*Task directions:*
For each record that follows, write out an identical copy.

*Excerpted records:*
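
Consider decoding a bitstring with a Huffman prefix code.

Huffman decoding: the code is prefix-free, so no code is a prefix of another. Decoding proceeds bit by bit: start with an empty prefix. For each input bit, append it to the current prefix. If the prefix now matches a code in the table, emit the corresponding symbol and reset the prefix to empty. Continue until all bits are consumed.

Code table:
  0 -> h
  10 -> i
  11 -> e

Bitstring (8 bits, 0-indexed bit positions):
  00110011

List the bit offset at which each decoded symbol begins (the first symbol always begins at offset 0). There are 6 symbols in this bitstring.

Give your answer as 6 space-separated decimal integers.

Bit 0: prefix='0' -> emit 'h', reset
Bit 1: prefix='0' -> emit 'h', reset
Bit 2: prefix='1' (no match yet)
Bit 3: prefix='11' -> emit 'e', reset
Bit 4: prefix='0' -> emit 'h', reset
Bit 5: prefix='0' -> emit 'h', reset
Bit 6: prefix='1' (no match yet)
Bit 7: prefix='11' -> emit 'e', reset

Answer: 0 1 2 4 5 6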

*Result of this task:*
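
Consider decoding a bitstring with a Huffman prefix code.

Huffman decoding: the code is prefix-free, so no code is a prefix of another. Decoding proceeds bit by bit: start with an empty prefix. For each input bit, append it to the current prefix. If the prefix now matches a code in the table, emit the corresponding symbol and reset the prefix to empty. Continue until all bits are consumed.

Code table:
  0 -> h
  10 -> i
  11 -> e

Bitstring (8 bits, 0-indexed bit positions):
  00110011

List the bit offset at which each decoded symbol begins (the first symbol always begins at offset 0). There are 6 symbols in this bitstring.

Give your answer as 6 space-separated decimal integers.

Bit 0: prefix='0' -> emit 'h', reset
Bit 1: prefix='0' -> emit 'h', reset
Bit 2: prefix='1' (no match yet)
Bit 3: prefix='11' -> emit 'e', reset
Bit 4: prefix='0' -> emit 'h', reset
Bit 5: prefix='0' -> emit 'h', reset
Bit 6: prefix='1' (no match yet)
Bit 7: prefix='11' -> emit 'e', reset

Answer: 0 1 2 4 5 6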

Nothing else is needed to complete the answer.